What to do: Reproduce all of the data exactly as written.

Records supplied:
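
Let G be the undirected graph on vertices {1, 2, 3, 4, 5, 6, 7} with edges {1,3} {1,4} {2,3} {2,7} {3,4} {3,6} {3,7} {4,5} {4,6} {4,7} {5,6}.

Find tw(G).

2

A width-2 tree decomposition is:
Bags: B1 = {3, 4, 7}  B2 = {2, 3, 7}  B3 = {3, 4, 6}  B4 = {4, 5, 6}  B5 = {1, 3, 4}
Tree: B1–B2, B1–B3, B3–B4, B1–B5
Every bag has size at most 3, so the width is 3 − 1 = 2 and tw(G) ≤ 2. Conversely, {2, 3, 7} is a clique of size 3, and the vertices of any clique must share a bag in every tree decomposition; so some bag has ≥ 3 vertices and tw(G) ≥ 2. Combining the bounds, tw(G) = 2.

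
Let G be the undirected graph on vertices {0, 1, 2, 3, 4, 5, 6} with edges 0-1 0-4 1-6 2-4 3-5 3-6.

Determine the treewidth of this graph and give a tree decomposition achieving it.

Every bag has size at most 2, so the width is 2 − 1 = 1 and tw(G) ≤ 1. G has an edge, so its treewidth is at least 1. Hence tw(G) = 1 exactly.

Treewidth 1.
One such decomposition:
Bags: B1 = {2, 4}  B2 = {0, 4}  B3 = {0, 1}  B4 = {1, 6}  B5 = {3, 6}  B6 = {3, 5}
Tree: B1–B2, B2–B3, B3–B4, B4–B5, B5–B6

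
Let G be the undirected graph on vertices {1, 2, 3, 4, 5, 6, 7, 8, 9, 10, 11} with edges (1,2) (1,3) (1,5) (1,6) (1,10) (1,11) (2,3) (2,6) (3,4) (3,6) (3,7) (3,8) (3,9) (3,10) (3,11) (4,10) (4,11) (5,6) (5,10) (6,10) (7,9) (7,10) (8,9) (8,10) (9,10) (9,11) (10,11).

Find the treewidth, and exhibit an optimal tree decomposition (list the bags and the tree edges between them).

Each bag holds 4 vertices, so the decomposition has width 3, which upper-bounds the treewidth. For the lower bound, the 4 vertices {1, 2, 3, 6} are pairwise adjacent, and any tree decomposition puts a clique entirely inside one bag — forcing width ≥ 3. Combining the bounds, tw(G) = 3.

Treewidth 3.
One such decomposition:
Bags: B1 = {1, 2, 3, 6}  B2 = {1, 3, 6, 10}  B3 = {1, 5, 6, 10}  B4 = {1, 3, 10, 11}  B5 = {3, 9, 10, 11}  B6 = {3, 7, 9, 10}  B7 = {3, 4, 10, 11}  B8 = {3, 8, 9, 10}
Tree: B1–B2, B2–B3, B2–B4, B4–B5, B5–B6, B5–B7, B5–B8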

Task answer:
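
Let G be the undirected graph on vertices {1, 2, 3, 4, 5, 6, 7} with edges {1,3} {1,4} {2,3} {2,7} {3,4} {3,6} {3,7} {4,5} {4,6} {4,7} {5,6}.

Find tw(G).

2

A width-2 tree decomposition is:
Bags: B1 = {3, 4, 7}  B2 = {2, 3, 7}  B3 = {3, 4, 6}  B4 = {4, 5, 6}  B5 = {1, 3, 4}
Tree: B1–B2, B1–B3, B3–B4, B1–B5
Every bag has size at most 3, so the width is 3 − 1 = 2 and tw(G) ≤ 2. Conversely, {2, 3, 7} is a clique of size 3, and the vertices of any clique must share a bag in every tree decomposition; so some bag has ≥ 3 vertices and tw(G) ≥ 2. Combining the bounds, tw(G) = 2.

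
Let G be the undirected graph on vertices {0, 1, 2, 3, 4, 5, 6} with edges 0-1 0-4 1-6 2-4 3-5 3-6.

Determine the treewidth of this graph and give a tree decomposition achieving it.

Every bag has size at most 2, so the width is 2 − 1 = 1 and tw(G) ≤ 1. G has an edge, so its treewidth is at least 1. Hence tw(G) = 1 exactly.

Treewidth 1.
One such decomposition:
Bags: B1 = {2, 4}  B2 = {0, 4}  B3 = {0, 1}  B4 = {1, 6}  B5 = {3, 6}  B6 = {3, 5}
Tree: B1–B2, B2–B3, B3–B4, B4–B5, B5–B6

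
Let G be the undirected graph on vertices {1, 2, 3, 4, 5, 6, 7, 8, 9, 10, 11} with edges (1,2) (1,3) (1,5) (1,6) (1,10) (1,11) (2,3) (2,6) (3,4) (3,6) (3,7) (3,8) (3,9) (3,10) (3,11) (4,10) (4,11) (5,6) (5,10) (6,10) (7,9) (7,10) (8,9) (8,10) (9,10) (9,11) (10,11).

Find the treewidth, and exhibit an optimal tree decomposition (list the bags and the tree edges between them).

Each bag holds 4 vertices, so the decomposition has width 3, which upper-bounds the treewidth. For the lower bound, the 4 vertices {1, 2, 3, 6} are pairwise adjacent, and any tree decomposition puts a clique entirely inside one bag — forcing width ≥ 3. Combining the bounds, tw(G) = 3.

Treewidth 3.
One such decomposition:
Bags: B1 = {1, 2, 3, 6}  B2 = {1, 3, 6, 10}  B3 = {1, 5, 6, 10}  B4 = {1, 3, 10, 11}  B5 = {3, 9, 10, 11}  B6 = {3, 7, 9, 10}  B7 = {3, 4, 10, 11}  B8 = {3, 8, 9, 10}
Tree: B1–B2, B2–B3, B2–B4, B4–B5, B5–B6, B5–B7, B5–B8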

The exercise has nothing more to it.